### What you are asked to do
Reproduce each of the following records without any deviation.

### Material supplied
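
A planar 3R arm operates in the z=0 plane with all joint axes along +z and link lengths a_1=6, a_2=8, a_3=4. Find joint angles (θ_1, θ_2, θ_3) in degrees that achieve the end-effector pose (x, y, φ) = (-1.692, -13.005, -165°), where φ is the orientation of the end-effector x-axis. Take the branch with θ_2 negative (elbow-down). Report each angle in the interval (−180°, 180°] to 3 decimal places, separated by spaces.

wrist centre = target − a_3·(cos φ, sin φ) = (2.1717, -11.9697)
cos θ_2 = (147.9906−6²−8²)/(2·6·8) = 0.4999; θ_2 = -60.0065° (elbow-down)
β = atan2(-11.9697,2.1717) = -79.7165°; ψ = atan2(-6.9287,9.9992) = -34.7189°
θ_1 = β − ψ = -44.9977°
θ_3 = φ − θ_1 − θ_2 = -59.9959° (wrapped to (-180°,180°])

-44.998 -60.006 -59.996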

### Result below
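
A planar 3R arm operates in the z=0 plane with all joint axes along +z and link lengths a_1=6, a_2=8, a_3=4. Find joint angles (θ_1, θ_2, θ_3) in degrees that achieve the end-effector pose (x, y, φ) = (-1.692, -13.005, -165°), where φ is the orientation of the end-effector x-axis. Take the branch with θ_2 negative (elbow-down). Report each angle in the interval (−180°, 180°] to 3 decimal places, separated by spaces.

wrist centre = target − a_3·(cos φ, sin φ) = (2.1717, -11.9697)
cos θ_2 = (147.9906−6²−8²)/(2·6·8) = 0.4999; θ_2 = -60.0065° (elbow-down)
β = atan2(-11.9697,2.1717) = -79.7165°; ψ = atan2(-6.9287,9.9992) = -34.7189°
θ_1 = β − ψ = -44.9977°
θ_3 = φ − θ_1 − θ_2 = -59.9959° (wrapped to (-180°,180°])

-44.998 -60.006 -59.996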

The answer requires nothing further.